— YOUR TASK —
A line below contains "Determine the minimal", and a later one contains "Find the degree over". Repeat both, with every line between them, exactly.

— PROVIDED MATERIAL —
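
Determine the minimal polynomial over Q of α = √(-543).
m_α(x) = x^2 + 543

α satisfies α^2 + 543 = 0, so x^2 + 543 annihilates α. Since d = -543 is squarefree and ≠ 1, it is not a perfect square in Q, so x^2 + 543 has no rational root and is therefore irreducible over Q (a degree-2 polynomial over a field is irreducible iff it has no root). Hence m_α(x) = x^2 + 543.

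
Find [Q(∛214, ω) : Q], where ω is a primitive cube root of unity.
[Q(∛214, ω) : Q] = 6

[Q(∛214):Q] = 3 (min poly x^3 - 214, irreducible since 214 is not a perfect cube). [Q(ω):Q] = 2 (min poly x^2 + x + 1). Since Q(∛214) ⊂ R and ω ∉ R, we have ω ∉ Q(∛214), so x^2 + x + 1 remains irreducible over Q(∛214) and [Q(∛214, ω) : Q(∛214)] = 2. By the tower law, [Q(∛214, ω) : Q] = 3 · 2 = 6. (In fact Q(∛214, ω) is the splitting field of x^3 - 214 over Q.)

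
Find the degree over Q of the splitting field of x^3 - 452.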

--

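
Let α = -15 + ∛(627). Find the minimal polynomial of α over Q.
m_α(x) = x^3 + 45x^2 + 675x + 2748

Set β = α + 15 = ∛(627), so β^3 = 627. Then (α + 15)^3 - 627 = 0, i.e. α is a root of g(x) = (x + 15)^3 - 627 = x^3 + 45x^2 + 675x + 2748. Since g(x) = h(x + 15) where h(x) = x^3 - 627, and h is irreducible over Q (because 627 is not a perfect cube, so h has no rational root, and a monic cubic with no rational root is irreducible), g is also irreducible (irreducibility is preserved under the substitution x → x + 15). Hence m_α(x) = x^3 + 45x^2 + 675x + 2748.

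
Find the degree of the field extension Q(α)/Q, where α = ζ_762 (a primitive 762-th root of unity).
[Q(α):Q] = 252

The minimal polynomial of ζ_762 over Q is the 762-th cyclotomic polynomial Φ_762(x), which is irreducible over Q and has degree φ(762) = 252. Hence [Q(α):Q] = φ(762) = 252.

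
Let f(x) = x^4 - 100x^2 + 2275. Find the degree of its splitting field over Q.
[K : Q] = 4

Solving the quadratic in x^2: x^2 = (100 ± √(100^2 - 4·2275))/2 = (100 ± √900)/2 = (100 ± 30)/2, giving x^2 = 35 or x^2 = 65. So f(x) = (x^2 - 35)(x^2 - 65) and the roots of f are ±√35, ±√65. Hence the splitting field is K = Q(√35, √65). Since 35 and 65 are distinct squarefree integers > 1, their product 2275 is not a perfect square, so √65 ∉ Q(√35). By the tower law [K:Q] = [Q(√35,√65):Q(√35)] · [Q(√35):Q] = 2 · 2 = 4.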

--

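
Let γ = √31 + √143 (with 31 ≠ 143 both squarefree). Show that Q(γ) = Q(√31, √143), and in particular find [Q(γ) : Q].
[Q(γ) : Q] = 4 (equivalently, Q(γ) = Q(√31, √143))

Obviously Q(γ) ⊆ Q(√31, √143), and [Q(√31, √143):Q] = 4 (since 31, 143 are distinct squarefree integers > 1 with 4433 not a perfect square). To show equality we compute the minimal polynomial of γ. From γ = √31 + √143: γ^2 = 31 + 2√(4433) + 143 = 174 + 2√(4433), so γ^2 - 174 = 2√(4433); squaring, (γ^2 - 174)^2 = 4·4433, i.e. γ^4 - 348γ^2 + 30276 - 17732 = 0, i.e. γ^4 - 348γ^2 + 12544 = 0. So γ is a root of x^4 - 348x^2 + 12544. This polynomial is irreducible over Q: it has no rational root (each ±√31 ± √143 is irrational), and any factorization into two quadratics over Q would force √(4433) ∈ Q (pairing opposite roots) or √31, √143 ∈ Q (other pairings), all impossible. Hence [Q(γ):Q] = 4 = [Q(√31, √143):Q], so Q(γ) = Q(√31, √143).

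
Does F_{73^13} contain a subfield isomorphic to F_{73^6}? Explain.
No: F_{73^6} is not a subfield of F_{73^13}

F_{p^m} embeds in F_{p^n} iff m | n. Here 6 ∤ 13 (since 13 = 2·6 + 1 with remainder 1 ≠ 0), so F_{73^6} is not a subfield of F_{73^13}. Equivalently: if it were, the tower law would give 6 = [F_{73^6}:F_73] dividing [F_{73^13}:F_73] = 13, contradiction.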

— RESPONSE BOX —
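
Determine the minimal polynomial over Q of α = √(-543).
m_α(x) = x^2 + 543

α satisfies α^2 + 543 = 0, so x^2 + 543 annihilates α. Since d = -543 is squarefree and ≠ 1, it is not a perfect square in Q, so x^2 + 543 has no rational root and is therefore irreducible over Q (a degree-2 polynomial over a field is irreducible iff it has no root). Hence m_α(x) = x^2 + 543.

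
Find [Q(∛214, ω) : Q], where ω is a primitive cube root of unity.
[Q(∛214, ω) : Q] = 6

[Q(∛214):Q] = 3 (min poly x^3 - 214, irreducible since 214 is not a perfect cube). [Q(ω):Q] = 2 (min poly x^2 + x + 1). Since Q(∛214) ⊂ R and ω ∉ R, we have ω ∉ Q(∛214), so x^2 + x + 1 remains irreducible over Q(∛214) and [Q(∛214, ω) : Q(∛214)] = 2. By the tower law, [Q(∛214, ω) : Q] = 3 · 2 = 6. (In fact Q(∛214, ω) is the splitting field of x^3 - 214 over Q.)

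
Find the degree over Q of the splitting field of x^3 - 452.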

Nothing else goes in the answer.